(Data supplied begins)

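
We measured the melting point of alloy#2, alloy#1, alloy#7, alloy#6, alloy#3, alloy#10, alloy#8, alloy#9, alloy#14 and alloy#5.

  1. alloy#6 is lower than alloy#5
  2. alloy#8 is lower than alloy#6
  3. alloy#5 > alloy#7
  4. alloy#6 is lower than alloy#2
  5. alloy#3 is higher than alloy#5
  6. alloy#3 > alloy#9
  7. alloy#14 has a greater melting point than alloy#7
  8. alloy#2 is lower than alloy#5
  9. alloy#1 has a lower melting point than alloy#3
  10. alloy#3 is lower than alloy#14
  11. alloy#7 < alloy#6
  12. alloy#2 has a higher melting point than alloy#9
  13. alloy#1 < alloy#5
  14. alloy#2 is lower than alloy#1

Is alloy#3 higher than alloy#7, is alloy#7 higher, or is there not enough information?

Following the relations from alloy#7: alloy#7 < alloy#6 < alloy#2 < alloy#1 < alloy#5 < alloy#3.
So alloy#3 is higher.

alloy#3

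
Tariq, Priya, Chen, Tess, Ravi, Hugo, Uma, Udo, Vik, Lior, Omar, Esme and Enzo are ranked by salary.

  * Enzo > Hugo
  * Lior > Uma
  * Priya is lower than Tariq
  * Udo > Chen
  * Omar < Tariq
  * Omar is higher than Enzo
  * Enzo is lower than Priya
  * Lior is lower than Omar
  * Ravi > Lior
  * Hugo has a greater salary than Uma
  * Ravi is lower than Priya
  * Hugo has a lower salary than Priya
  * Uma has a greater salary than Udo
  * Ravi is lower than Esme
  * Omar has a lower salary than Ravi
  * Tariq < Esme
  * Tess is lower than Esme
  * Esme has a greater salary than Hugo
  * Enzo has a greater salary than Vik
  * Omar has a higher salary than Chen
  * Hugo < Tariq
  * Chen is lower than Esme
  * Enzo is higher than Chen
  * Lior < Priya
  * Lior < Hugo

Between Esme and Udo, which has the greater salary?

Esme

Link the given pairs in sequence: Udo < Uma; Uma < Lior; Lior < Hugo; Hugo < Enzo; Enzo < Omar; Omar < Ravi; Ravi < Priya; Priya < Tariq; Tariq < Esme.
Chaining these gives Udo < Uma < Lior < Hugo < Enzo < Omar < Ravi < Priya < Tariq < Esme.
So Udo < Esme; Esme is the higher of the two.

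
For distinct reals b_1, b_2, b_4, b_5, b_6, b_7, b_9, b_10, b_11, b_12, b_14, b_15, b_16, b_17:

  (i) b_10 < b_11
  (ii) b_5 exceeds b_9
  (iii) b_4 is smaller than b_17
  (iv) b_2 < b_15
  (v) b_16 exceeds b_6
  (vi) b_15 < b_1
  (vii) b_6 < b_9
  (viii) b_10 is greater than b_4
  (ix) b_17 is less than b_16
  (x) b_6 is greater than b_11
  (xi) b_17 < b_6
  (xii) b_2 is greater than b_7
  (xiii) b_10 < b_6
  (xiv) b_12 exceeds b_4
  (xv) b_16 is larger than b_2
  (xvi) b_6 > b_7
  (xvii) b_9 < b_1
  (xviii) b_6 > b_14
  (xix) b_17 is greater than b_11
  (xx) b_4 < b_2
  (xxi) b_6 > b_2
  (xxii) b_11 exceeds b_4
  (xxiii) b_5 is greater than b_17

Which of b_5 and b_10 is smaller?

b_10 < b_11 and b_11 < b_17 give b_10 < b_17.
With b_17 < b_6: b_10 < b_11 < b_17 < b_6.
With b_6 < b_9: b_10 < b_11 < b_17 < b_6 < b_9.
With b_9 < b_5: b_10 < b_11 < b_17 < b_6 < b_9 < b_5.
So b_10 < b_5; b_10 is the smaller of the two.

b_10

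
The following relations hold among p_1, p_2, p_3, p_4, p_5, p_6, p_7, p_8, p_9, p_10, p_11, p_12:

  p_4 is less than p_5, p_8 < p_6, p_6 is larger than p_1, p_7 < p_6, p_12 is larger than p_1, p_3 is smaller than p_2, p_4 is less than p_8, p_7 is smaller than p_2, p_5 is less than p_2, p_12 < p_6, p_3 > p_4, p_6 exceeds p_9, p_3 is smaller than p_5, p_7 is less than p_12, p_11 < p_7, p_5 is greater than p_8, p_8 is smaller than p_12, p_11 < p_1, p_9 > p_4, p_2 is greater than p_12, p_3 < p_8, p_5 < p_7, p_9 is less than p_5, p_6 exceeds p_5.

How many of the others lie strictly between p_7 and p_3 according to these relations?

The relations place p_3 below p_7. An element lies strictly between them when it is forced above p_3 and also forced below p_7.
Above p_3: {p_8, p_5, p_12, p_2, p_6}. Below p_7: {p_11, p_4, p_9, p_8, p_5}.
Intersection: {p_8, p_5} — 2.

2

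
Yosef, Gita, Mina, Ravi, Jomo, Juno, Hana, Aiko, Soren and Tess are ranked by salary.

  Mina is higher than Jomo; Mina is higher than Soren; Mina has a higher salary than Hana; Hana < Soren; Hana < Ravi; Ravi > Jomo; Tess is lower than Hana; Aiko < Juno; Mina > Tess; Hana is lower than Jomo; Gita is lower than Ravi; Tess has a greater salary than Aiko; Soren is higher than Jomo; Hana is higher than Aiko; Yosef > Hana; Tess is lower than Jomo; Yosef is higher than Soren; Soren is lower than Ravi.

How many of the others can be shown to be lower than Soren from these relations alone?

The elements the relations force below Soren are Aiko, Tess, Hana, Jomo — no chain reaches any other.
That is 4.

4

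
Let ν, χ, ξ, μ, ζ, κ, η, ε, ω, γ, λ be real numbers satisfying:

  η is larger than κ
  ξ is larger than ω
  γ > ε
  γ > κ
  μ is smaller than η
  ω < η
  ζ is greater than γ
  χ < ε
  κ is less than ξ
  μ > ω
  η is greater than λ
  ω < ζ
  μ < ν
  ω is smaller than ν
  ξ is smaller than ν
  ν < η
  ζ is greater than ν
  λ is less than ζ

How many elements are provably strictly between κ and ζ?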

(Data supplied ends)

▸ **Exercise goal**
Output the full set of entries exactly as they were given.

▸ **Worked solution**
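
We measured the melting point of alloy#2, alloy#1, alloy#7, alloy#6, alloy#3, alloy#10, alloy#8, alloy#9, alloy#14 and alloy#5.

  1. alloy#6 is lower than alloy#5
  2. alloy#8 is lower than alloy#6
  3. alloy#5 > alloy#7
  4. alloy#6 is lower than alloy#2
  5. alloy#3 is higher than alloy#5
  6. alloy#3 > alloy#9
  7. alloy#14 has a greater melting point than alloy#7
  8. alloy#2 is lower than alloy#5
  9. alloy#1 has a lower melting point than alloy#3
  10. alloy#3 is lower than alloy#14
  11. alloy#7 < alloy#6
  12. alloy#2 has a higher melting point than alloy#9
  13. alloy#1 < alloy#5
  14. alloy#2 is lower than alloy#1

Is alloy#3 higher than alloy#7, is alloy#7 higher, or is there not enough information?

Following the relations from alloy#7: alloy#7 < alloy#6 < alloy#2 < alloy#1 < alloy#5 < alloy#3.
So alloy#3 is higher.

alloy#3

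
Tariq, Priya, Chen, Tess, Ravi, Hugo, Uma, Udo, Vik, Lior, Omar, Esme and Enzo are ranked by salary.

  * Enzo > Hugo
  * Lior > Uma
  * Priya is lower than Tariq
  * Udo > Chen
  * Omar < Tariq
  * Omar is higher than Enzo
  * Enzo is lower than Priya
  * Lior is lower than Omar
  * Ravi > Lior
  * Hugo has a greater salary than Uma
  * Ravi is lower than Priya
  * Hugo has a lower salary than Priya
  * Uma has a greater salary than Udo
  * Ravi is lower than Esme
  * Omar has a lower salary than Ravi
  * Tariq < Esme
  * Tess is lower than Esme
  * Esme has a greater salary than Hugo
  * Enzo has a greater salary than Vik
  * Omar has a higher salary than Chen
  * Hugo < Tariq
  * Chen is lower than Esme
  * Enzo is higher than Chen
  * Lior < Priya
  * Lior < Hugo

Between Esme and Udo, which has the greater salary?

Esme

Link the given pairs in sequence: Udo < Uma; Uma < Lior; Lior < Hugo; Hugo < Enzo; Enzo < Omar; Omar < Ravi; Ravi < Priya; Priya < Tariq; Tariq < Esme.
Chaining these gives Udo < Uma < Lior < Hugo < Enzo < Omar < Ravi < Priya < Tariq < Esme.
So Udo < Esme; Esme is the higher of the two.

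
For distinct reals b_1, b_2, b_4, b_5, b_6, b_7, b_9, b_10, b_11, b_12, b_14, b_15, b_16, b_17:

  (i) b_10 < b_11
  (ii) b_5 exceeds b_9
  (iii) b_4 is smaller than b_17
  (iv) b_2 < b_15
  (v) b_16 exceeds b_6
  (vi) b_15 < b_1
  (vii) b_6 < b_9
  (viii) b_10 is greater than b_4
  (ix) b_17 is less than b_16
  (x) b_6 is greater than b_11
  (xi) b_17 < b_6
  (xii) b_2 is greater than b_7
  (xiii) b_10 < b_6
  (xiv) b_12 exceeds b_4
  (xv) b_16 is larger than b_2
  (xvi) b_6 > b_7
  (xvii) b_9 < b_1
  (xviii) b_6 > b_14
  (xix) b_17 is greater than b_11
  (xx) b_4 < b_2
  (xxi) b_6 > b_2
  (xxii) b_11 exceeds b_4
  (xxiii) b_5 is greater than b_17

Which of b_5 and b_10 is smaller?

b_10 < b_11 and b_11 < b_17 give b_10 < b_17.
With b_17 < b_6: b_10 < b_11 < b_17 < b_6.
With b_6 < b_9: b_10 < b_11 < b_17 < b_6 < b_9.
With b_9 < b_5: b_10 < b_11 < b_17 < b_6 < b_9 < b_5.
So b_10 < b_5; b_10 is the smaller of the two.

b_10

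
The following relations hold among p_1, p_2, p_3, p_4, p_5, p_6, p_7, p_8, p_9, p_10, p_11, p_12:

  p_4 is less than p_5, p_8 < p_6, p_6 is larger than p_1, p_7 < p_6, p_12 is larger than p_1, p_3 is smaller than p_2, p_4 is less than p_8, p_7 is smaller than p_2, p_5 is less than p_2, p_12 < p_6, p_3 > p_4, p_6 exceeds p_9, p_3 is smaller than p_5, p_7 is less than p_12, p_11 < p_7, p_5 is greater than p_8, p_8 is smaller than p_12, p_11 < p_1, p_9 > p_4, p_2 is greater than p_12, p_3 < p_8, p_5 < p_7, p_9 is less than p_5, p_6 exceeds p_5.

How many of the others lie strictly between p_7 and p_3 according to these relations?

The relations place p_3 below p_7. An element lies strictly between them when it is forced above p_3 and also forced below p_7.
Above p_3: {p_8, p_5, p_12, p_2, p_6}. Below p_7: {p_11, p_4, p_9, p_8, p_5}.
Intersection: {p_8, p_5} — 2.

2

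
Yosef, Gita, Mina, Ravi, Jomo, Juno, Hana, Aiko, Soren and Tess are ranked by salary.

  Mina is higher than Jomo; Mina is higher than Soren; Mina has a higher salary than Hana; Hana < Soren; Hana < Ravi; Ravi > Jomo; Tess is lower than Hana; Aiko < Juno; Mina > Tess; Hana is lower than Jomo; Gita is lower than Ravi; Tess has a greater salary than Aiko; Soren is higher than Jomo; Hana is higher than Aiko; Yosef > Hana; Tess is lower than Jomo; Yosef is higher than Soren; Soren is lower than Ravi.

How many of the others can be shown to be lower than Soren from these relations alone?

The elements the relations force below Soren are Aiko, Tess, Hana, Jomo — no chain reaches any other.
That is 4.

4

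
Let ν, χ, ξ, μ, ζ, κ, η, ε, ω, γ, λ be real numbers satisfying:

  η is larger than κ
  ξ is larger than ω
  γ > ε
  γ > κ
  μ is smaller than η
  ω < η
  ζ is greater than γ
  χ < ε
  κ is less than ξ
  μ > ω
  η is greater than λ
  ω < ζ
  μ < ν
  ω is smaller than ν
  ξ is smaller than ν
  ν < η
  ζ is greater than ν
  λ is less than ζ

How many elements are provably strictly between κ and ζ?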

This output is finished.